EXERCISE INSTRUCTIONS: The lines needed are those from the start of the records through the line holding "plateau pressure: 10.7 cmH2O", each copied exactly.

THE DATA:
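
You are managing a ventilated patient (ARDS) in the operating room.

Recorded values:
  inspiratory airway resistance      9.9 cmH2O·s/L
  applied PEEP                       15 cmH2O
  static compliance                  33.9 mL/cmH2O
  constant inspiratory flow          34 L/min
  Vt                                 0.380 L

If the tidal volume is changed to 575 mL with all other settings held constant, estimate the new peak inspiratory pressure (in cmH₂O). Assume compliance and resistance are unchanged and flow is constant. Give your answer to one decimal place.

Flow: 34 L/min ÷ 60 = 0.5667 L/s.
PIP = Vt/C + R·V̇ + PEEP (constant-flow equation of motion).
Only the elastic term changes: ΔPIP = ΔVt / C = (575 − 380) / 33.9 = 5.752 cmH2O.
Original PIP = 380/33.9 + 9.9×0.5667 + 15 = 31.82 cmH2O; new PIP = 31.82 + (5.752) = 37.572 cmH2O.

37.6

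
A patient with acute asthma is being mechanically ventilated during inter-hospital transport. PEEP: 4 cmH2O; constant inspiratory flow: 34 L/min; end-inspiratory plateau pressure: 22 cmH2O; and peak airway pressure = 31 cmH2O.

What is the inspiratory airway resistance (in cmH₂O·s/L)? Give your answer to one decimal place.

Flow: 34 L/min ÷ 60 = 0.5667 L/s.
Raw = (PIP − Pplat) / flow = (31 − 22) / 0.5667 = 9.0 / 0.5667 = 15.881 cmH2O·s/L.

15.9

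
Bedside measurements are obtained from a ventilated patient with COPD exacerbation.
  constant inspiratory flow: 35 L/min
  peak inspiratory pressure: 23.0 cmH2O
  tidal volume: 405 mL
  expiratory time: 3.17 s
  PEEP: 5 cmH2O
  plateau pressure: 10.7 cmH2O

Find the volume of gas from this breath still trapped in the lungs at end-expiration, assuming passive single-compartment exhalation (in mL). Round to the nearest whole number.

49

Flow: 35 L/min ÷ 60 = 0.5833 L/s.
R = (PIP − Pplat)/V̇ = (23.0 − 10.7) / 0.5833 = 12.3/0.5833 = 21.087 cmH2O·s/L.
C = Vt/(Pplat − PEEP) = 405.0 / (10.7 − 5) = 405.0/5.7 = 71.053 mL/cmH2O.
τ = R × C = 21.087 × 0.07105 L/cmH2O = 1.498 s.
Fraction remaining = e^(−Te/τ) = e^(−3.17/1.498) = 0.1205.
Trapped volume = 405.0 × 0.1205 = 48.803 mL.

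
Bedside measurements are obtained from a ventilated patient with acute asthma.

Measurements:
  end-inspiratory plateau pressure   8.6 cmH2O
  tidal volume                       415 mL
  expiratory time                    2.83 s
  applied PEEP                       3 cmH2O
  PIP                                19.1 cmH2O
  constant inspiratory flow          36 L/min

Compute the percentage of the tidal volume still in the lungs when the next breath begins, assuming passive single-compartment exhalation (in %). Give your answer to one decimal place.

Flow: 36 L/min ÷ 60 = 0.6 L/s.
R = (PIP − Pplat)/V̇ = (19.1 − 8.6) / 0.6 = 10.5/0.6 = 17.5 cmH2O·s/L.
C = Vt/(Pplat − PEEP) = 415.0 / (8.6 − 3) = 415.0/5.6 = 74.107 mL/cmH2O.
τ = R × C = 17.5 × 0.07411 L/cmH2O = 1.297 s.
Fraction remaining at end-expiration = e^(−Te/τ) = e^(−2.83/1.297) = 0.1128 → 11.28%.

11.3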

SOLUTION:
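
You are managing a ventilated patient (ARDS) in the operating room.

Recorded values:
  inspiratory airway resistance      9.9 cmH2O·s/L
  applied PEEP                       15 cmH2O
  static compliance                  33.9 mL/cmH2O
  constant inspiratory flow          34 L/min
  Vt                                 0.380 L

If the tidal volume is changed to 575 mL with all other settings held constant, estimate the new peak inspiratory pressure (in cmH₂O). Assume compliance and resistance are unchanged and flow is constant. Give your answer to one decimal place.

Flow: 34 L/min ÷ 60 = 0.5667 L/s.
PIP = Vt/C + R·V̇ + PEEP (constant-flow equation of motion).
Only the elastic term changes: ΔPIP = ΔVt / C = (575 − 380) / 33.9 = 5.752 cmH2O.
Original PIP = 380/33.9 + 9.9×0.5667 + 15 = 31.82 cmH2O; new PIP = 31.82 + (5.752) = 37.572 cmH2O.

37.6

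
A patient with acute asthma is being mechanically ventilated during inter-hospital transport. PEEP: 4 cmH2O; constant inspiratory flow: 34 L/min; end-inspiratory plateau pressure: 22 cmH2O; and peak airway pressure = 31 cmH2O.

What is the inspiratory airway resistance (in cmH₂O·s/L)? Give your answer to one decimal place.

Flow: 34 L/min ÷ 60 = 0.5667 L/s.
Raw = (PIP − Pplat) / flow = (31 − 22) / 0.5667 = 9.0 / 0.5667 = 15.881 cmH2O·s/L.

15.9

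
Bedside measurements are obtained from a ventilated patient with COPD exacerbation.
  constant inspiratory flow: 35 L/min
  peak inspiratory pressure: 23.0 cmH2O
  tidal volume: 405 mL
  expiratory time: 3.17 s
  PEEP: 5 cmH2O
  plateau pressure: 10.7 cmH2O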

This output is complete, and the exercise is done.